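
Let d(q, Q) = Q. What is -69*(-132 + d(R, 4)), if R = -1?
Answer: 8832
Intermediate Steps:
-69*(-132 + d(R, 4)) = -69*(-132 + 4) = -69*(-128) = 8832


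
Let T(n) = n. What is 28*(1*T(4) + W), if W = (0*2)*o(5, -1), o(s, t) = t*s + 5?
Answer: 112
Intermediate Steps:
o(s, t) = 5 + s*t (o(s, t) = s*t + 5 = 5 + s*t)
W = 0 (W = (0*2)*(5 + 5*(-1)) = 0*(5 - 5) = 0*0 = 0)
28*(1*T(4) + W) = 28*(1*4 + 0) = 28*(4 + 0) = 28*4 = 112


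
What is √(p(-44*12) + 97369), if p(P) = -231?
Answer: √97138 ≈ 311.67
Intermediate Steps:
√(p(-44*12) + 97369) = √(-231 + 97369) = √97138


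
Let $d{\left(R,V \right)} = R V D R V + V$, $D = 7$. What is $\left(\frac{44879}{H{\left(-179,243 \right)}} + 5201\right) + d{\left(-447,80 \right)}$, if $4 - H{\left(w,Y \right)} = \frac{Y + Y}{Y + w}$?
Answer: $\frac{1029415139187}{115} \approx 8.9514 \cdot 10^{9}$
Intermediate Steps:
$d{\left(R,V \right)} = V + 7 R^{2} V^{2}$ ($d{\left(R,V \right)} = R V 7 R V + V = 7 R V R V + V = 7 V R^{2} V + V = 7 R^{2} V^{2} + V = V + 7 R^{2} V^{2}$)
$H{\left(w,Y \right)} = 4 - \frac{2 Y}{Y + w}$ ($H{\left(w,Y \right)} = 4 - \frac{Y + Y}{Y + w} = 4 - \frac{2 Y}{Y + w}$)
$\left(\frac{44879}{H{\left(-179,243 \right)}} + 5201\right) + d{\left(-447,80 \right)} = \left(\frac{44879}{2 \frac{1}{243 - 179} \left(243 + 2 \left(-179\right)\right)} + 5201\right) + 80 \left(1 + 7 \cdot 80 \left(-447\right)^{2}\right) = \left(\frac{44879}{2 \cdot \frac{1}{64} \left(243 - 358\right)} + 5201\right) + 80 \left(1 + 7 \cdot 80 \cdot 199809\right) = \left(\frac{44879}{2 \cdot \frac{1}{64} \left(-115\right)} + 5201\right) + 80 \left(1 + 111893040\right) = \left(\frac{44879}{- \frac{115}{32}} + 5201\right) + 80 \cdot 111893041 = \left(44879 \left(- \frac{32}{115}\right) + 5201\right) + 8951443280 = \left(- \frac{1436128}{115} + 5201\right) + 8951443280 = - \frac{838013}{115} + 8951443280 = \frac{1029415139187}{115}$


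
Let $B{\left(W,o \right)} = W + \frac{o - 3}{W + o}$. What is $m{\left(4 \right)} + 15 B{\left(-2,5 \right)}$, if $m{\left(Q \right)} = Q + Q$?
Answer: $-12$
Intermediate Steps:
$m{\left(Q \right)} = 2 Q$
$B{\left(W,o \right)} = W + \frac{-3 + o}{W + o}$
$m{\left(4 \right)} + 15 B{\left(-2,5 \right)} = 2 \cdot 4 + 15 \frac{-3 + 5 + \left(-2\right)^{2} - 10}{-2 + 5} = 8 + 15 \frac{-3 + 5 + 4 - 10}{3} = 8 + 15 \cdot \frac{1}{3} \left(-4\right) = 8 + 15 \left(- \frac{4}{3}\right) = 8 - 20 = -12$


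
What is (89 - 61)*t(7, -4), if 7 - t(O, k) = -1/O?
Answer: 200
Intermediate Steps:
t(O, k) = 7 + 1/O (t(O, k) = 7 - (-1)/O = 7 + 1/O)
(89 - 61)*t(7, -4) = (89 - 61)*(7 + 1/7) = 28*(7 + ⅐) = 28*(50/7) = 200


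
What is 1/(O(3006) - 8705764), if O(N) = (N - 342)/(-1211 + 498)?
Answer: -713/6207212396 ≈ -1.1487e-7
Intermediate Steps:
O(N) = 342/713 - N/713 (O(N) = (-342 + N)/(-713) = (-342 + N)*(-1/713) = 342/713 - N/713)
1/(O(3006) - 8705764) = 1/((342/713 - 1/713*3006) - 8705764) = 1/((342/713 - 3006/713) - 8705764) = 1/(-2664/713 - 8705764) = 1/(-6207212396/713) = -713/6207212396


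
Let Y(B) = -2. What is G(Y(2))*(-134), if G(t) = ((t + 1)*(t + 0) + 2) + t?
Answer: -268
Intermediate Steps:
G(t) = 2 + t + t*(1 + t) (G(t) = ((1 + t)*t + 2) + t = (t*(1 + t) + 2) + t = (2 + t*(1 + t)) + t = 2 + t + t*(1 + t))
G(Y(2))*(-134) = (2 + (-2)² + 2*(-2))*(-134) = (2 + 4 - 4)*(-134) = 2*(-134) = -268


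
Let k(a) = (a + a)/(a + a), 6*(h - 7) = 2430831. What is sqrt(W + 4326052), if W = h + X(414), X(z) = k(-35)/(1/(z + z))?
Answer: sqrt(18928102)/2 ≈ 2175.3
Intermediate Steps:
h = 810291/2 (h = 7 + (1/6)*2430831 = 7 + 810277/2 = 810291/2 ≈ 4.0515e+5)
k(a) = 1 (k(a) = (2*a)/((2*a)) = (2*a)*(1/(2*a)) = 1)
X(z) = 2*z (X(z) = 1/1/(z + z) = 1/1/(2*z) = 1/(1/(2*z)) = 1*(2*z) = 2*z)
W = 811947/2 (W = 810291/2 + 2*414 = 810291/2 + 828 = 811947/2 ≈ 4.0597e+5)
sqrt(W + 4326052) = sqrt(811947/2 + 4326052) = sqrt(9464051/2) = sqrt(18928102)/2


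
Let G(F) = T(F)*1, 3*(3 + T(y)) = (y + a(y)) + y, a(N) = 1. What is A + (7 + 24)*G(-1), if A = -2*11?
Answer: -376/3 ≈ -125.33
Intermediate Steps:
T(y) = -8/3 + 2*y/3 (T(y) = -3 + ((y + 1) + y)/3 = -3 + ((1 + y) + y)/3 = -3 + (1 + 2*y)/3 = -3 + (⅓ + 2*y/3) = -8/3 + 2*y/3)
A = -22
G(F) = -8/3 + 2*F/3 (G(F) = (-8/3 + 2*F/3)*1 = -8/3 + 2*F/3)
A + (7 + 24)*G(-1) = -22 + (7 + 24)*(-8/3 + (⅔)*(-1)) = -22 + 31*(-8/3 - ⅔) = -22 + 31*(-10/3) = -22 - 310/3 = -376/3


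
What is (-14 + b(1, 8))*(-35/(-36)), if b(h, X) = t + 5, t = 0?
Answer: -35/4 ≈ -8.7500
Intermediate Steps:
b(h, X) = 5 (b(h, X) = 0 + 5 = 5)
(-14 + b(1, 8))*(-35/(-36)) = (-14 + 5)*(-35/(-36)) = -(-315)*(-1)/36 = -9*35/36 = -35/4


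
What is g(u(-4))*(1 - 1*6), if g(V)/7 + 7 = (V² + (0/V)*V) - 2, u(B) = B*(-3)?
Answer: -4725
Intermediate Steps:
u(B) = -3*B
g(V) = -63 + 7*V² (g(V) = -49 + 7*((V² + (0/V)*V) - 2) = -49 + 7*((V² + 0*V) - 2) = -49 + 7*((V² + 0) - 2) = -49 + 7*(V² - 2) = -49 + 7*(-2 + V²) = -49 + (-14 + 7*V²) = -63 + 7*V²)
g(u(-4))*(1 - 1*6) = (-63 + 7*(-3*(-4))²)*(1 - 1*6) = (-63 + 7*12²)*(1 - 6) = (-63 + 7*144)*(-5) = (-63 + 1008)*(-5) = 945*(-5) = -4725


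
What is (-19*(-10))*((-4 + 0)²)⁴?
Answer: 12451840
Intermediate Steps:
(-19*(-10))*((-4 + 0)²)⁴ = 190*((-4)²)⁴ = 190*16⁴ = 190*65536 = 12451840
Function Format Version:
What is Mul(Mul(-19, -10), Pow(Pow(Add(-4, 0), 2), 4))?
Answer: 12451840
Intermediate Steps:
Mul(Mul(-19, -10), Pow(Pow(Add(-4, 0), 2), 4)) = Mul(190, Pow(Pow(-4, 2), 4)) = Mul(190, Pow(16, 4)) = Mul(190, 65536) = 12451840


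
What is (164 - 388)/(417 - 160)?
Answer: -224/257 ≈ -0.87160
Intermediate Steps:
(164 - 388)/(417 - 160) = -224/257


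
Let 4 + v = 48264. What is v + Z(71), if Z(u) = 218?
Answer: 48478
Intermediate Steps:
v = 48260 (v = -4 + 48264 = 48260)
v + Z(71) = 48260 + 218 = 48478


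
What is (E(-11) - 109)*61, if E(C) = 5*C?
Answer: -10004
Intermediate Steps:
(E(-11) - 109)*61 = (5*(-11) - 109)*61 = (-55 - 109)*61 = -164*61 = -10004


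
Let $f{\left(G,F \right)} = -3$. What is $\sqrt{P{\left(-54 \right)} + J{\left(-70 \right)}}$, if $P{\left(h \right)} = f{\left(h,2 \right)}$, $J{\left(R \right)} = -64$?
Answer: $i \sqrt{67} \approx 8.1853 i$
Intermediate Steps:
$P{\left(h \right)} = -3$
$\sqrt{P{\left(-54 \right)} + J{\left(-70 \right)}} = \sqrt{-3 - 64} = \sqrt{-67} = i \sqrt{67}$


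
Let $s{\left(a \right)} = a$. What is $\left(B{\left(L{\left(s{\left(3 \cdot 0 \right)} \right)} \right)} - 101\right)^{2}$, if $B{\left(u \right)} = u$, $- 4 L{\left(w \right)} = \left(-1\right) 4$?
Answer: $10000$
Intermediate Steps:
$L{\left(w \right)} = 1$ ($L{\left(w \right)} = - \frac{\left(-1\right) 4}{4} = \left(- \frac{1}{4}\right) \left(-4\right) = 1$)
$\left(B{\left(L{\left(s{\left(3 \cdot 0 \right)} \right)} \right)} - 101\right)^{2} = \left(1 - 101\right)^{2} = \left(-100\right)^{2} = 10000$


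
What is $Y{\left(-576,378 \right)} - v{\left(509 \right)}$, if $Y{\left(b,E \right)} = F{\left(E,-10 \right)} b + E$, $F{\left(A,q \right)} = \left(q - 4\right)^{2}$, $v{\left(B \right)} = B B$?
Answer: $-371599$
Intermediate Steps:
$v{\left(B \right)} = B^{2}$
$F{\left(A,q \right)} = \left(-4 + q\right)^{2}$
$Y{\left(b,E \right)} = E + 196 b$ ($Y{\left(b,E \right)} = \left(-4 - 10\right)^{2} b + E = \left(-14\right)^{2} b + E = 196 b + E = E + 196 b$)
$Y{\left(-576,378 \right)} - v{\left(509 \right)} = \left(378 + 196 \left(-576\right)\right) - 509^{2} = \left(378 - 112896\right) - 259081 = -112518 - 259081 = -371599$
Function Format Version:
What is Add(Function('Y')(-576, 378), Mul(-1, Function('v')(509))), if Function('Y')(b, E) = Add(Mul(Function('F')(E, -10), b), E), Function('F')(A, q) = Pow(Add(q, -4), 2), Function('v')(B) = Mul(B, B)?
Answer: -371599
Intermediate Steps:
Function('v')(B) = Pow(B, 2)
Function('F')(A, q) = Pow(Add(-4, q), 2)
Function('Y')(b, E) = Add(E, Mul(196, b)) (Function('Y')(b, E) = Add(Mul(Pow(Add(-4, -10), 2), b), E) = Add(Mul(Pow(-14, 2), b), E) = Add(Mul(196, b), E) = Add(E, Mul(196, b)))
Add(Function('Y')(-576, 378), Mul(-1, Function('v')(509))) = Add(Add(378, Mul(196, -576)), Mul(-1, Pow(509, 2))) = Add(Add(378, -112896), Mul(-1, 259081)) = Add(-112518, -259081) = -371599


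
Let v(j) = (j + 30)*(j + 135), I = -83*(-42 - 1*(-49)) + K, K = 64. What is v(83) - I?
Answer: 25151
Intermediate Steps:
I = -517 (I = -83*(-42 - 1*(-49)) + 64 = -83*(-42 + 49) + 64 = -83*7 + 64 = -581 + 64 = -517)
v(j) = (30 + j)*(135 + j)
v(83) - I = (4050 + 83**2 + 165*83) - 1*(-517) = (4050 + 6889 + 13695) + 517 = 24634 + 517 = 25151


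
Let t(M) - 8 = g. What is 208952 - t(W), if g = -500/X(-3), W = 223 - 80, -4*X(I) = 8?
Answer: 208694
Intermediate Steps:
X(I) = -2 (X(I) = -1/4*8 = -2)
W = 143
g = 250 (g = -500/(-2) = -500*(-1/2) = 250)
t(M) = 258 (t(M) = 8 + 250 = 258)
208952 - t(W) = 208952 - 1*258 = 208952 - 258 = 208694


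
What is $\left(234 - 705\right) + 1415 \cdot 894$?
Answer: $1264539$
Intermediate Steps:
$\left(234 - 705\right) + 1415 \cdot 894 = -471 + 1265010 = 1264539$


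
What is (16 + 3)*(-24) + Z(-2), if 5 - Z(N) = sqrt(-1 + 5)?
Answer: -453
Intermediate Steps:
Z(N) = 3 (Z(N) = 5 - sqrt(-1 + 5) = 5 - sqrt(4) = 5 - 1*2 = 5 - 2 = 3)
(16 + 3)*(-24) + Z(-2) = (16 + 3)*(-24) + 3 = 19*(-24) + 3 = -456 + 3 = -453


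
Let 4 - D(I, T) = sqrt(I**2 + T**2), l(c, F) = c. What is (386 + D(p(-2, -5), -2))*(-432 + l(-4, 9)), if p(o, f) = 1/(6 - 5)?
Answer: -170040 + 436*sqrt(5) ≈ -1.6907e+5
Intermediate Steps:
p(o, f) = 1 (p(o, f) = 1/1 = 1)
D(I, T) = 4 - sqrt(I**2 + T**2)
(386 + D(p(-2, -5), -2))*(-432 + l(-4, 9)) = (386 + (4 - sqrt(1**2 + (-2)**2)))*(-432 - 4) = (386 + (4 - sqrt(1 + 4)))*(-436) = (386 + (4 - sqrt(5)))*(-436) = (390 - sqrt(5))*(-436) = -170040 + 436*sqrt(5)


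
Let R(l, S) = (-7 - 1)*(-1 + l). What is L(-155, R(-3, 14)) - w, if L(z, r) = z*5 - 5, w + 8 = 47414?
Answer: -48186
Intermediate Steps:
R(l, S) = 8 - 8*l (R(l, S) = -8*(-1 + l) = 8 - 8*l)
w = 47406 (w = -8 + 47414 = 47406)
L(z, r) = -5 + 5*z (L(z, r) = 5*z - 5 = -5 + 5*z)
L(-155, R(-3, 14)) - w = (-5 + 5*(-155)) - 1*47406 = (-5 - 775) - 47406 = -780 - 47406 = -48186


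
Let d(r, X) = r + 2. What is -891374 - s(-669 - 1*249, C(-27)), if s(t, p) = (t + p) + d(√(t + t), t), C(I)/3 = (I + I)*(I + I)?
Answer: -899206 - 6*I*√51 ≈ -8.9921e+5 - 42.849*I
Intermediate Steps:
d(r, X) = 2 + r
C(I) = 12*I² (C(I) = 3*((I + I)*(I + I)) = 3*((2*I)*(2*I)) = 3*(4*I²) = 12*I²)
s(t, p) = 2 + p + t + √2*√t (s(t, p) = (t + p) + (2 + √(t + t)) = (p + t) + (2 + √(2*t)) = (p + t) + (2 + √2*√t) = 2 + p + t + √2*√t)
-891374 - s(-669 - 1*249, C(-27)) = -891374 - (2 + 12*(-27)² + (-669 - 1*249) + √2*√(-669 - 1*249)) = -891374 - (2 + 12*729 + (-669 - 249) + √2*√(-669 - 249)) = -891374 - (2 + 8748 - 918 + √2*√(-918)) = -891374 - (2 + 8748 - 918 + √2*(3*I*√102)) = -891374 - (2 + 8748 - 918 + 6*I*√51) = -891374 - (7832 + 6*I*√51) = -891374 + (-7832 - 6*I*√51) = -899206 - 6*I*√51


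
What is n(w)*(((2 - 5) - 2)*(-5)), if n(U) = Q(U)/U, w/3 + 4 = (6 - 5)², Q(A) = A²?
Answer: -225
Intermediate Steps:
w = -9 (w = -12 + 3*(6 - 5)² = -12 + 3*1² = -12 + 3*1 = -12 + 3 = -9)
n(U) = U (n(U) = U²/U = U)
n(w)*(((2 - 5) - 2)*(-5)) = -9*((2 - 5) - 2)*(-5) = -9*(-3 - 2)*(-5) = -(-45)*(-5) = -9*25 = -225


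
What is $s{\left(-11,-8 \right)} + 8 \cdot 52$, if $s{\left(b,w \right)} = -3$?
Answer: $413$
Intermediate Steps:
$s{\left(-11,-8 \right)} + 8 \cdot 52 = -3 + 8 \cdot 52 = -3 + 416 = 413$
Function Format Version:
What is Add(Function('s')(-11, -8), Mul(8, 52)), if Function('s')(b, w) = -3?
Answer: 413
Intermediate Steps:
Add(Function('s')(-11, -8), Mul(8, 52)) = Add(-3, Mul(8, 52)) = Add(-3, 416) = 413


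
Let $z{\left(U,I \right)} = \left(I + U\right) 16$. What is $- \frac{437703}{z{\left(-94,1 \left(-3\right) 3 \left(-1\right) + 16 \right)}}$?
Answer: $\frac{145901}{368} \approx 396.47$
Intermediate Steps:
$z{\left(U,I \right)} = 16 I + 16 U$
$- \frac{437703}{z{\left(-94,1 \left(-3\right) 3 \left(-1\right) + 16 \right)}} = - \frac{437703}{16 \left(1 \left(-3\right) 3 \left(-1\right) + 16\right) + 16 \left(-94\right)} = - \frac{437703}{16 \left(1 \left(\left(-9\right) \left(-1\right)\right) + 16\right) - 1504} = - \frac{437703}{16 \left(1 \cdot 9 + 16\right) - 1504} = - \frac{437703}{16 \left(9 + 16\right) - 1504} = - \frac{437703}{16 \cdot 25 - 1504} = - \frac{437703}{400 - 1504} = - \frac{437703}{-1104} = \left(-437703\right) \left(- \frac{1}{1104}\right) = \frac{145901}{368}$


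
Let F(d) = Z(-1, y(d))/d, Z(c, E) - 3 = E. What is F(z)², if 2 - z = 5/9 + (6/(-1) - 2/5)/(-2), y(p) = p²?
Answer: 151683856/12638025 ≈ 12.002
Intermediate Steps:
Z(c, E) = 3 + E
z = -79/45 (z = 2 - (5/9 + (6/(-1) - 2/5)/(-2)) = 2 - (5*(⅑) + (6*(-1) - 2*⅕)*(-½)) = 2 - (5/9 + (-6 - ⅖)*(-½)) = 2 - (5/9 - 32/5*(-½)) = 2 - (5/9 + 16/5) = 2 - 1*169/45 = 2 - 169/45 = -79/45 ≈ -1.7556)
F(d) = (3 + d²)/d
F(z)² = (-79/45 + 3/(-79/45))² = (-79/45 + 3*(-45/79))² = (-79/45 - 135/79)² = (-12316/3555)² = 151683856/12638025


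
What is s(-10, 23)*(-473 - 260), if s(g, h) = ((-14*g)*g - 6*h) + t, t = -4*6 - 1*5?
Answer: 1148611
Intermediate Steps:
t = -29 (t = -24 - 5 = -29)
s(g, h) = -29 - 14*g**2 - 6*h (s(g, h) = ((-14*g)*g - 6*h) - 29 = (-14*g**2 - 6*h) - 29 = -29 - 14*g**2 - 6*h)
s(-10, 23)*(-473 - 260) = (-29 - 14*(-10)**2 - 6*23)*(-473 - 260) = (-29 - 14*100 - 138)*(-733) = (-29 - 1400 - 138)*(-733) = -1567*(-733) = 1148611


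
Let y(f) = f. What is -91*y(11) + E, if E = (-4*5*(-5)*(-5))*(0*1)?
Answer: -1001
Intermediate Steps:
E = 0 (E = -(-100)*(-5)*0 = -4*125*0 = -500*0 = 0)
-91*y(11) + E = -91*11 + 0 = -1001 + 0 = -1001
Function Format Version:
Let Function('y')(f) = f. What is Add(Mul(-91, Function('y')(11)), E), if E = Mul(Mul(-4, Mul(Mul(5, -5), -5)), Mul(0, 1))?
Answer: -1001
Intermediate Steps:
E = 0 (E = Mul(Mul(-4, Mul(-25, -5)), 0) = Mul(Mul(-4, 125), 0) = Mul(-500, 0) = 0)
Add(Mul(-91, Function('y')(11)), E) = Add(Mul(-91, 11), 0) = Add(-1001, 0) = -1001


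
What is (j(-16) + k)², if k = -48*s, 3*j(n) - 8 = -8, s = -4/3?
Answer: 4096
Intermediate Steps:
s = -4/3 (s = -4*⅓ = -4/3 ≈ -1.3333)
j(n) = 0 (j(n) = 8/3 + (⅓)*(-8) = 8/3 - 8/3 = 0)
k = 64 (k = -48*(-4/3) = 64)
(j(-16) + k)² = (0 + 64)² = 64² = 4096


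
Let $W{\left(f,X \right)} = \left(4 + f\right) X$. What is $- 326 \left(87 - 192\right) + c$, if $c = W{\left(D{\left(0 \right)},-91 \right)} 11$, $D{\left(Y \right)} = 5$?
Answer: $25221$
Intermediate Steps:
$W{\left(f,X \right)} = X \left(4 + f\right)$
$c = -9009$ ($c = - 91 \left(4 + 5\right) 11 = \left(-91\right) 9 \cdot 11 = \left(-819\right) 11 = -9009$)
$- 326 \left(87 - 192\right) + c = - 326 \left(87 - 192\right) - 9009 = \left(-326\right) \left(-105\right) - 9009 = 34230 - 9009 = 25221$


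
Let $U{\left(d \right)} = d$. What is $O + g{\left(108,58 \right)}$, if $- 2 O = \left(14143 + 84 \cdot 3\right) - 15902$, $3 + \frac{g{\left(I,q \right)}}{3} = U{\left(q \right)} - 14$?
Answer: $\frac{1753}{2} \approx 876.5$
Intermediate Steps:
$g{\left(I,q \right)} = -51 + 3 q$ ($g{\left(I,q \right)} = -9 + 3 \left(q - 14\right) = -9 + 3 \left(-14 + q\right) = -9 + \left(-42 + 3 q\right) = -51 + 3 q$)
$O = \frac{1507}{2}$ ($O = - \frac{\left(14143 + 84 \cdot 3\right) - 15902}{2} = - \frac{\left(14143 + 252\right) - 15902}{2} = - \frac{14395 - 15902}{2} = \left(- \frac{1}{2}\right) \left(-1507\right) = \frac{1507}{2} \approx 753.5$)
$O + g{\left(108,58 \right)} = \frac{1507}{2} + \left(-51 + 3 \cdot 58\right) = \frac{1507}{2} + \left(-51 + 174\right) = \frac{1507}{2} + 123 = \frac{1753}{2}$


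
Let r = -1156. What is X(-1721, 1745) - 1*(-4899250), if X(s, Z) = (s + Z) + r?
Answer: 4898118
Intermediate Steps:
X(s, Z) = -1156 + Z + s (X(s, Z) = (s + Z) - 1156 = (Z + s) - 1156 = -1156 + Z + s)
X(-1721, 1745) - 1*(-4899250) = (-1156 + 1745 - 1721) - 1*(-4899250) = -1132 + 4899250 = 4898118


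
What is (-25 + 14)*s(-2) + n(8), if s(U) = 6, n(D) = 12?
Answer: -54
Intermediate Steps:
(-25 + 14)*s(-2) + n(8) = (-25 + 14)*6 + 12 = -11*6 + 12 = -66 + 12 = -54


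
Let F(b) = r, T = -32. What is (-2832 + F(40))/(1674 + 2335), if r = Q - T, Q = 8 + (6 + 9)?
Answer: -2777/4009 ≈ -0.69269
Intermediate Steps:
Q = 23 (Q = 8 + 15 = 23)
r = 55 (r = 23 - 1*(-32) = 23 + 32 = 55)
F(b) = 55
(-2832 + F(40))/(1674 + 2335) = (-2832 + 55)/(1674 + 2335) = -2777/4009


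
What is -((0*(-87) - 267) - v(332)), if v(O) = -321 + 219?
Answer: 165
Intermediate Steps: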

┄┄┄┄┄┄┄┄┄┄┄┄┄┄┄┄┄┄┄┄

Exercise goal
Would you retype exactly the lines above, from the line with "Let Function('y')(f) = f." to the line with "Answer: 4898118", with both end lines kept and nothing more?

Result for this task
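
Let Function('y')(f) = f. What is Add(Mul(-91, Function('y')(11)), E), if E = Mul(Mul(-4, Mul(Mul(5, -5), -5)), Mul(0, 1))?
Answer: -1001
Intermediate Steps:
E = 0 (E = Mul(Mul(-4, Mul(-25, -5)), 0) = Mul(Mul(-4, 125), 0) = Mul(-500, 0) = 0)
Add(Mul(-91, Function('y')(11)), E) = Add(Mul(-91, 11), 0) = Add(-1001, 0) = -1001


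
What is (j(-16) + k)², if k = -48*s, 3*j(n) - 8 = -8, s = -4/3?
Answer: 4096
Intermediate Steps:
s = -4/3 (s = -4*⅓ = -4/3 ≈ -1.3333)
j(n) = 0 (j(n) = 8/3 + (⅓)*(-8) = 8/3 - 8/3 = 0)
k = 64 (k = -48*(-4/3) = 64)
(j(-16) + k)² = (0 + 64)² = 64² = 4096


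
Let $W{\left(f,X \right)} = \left(4 + f\right) X$. What is $- 326 \left(87 - 192\right) + c$, if $c = W{\left(D{\left(0 \right)},-91 \right)} 11$, $D{\left(Y \right)} = 5$?
Answer: $25221$
Intermediate Steps:
$W{\left(f,X \right)} = X \left(4 + f\right)$
$c = -9009$ ($c = - 91 \left(4 + 5\right) 11 = \left(-91\right) 9 \cdot 11 = \left(-819\right) 11 = -9009$)
$- 326 \left(87 - 192\right) + c = - 326 \left(87 - 192\right) - 9009 = \left(-326\right) \left(-105\right) - 9009 = 34230 - 9009 = 25221$


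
Let $U{\left(d \right)} = d$. What is $O + g{\left(108,58 \right)}$, if $- 2 O = \left(14143 + 84 \cdot 3\right) - 15902$, $3 + \frac{g{\left(I,q \right)}}{3} = U{\left(q \right)} - 14$?
Answer: $\frac{1753}{2} \approx 876.5$
Intermediate Steps:
$g{\left(I,q \right)} = -51 + 3 q$ ($g{\left(I,q \right)} = -9 + 3 \left(q - 14\right) = -9 + 3 \left(-14 + q\right) = -9 + \left(-42 + 3 q\right) = -51 + 3 q$)
$O = \frac{1507}{2}$ ($O = - \frac{\left(14143 + 84 \cdot 3\right) - 15902}{2} = - \frac{\left(14143 + 252\right) - 15902}{2} = - \frac{14395 - 15902}{2} = \left(- \frac{1}{2}\right) \left(-1507\right) = \frac{1507}{2} \approx 753.5$)
$O + g{\left(108,58 \right)} = \frac{1507}{2} + \left(-51 + 3 \cdot 58\right) = \frac{1507}{2} + \left(-51 + 174\right) = \frac{1507}{2} + 123 = \frac{1753}{2}$


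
Let r = -1156. What is X(-1721, 1745) - 1*(-4899250), if X(s, Z) = (s + Z) + r?
Answer: 4898118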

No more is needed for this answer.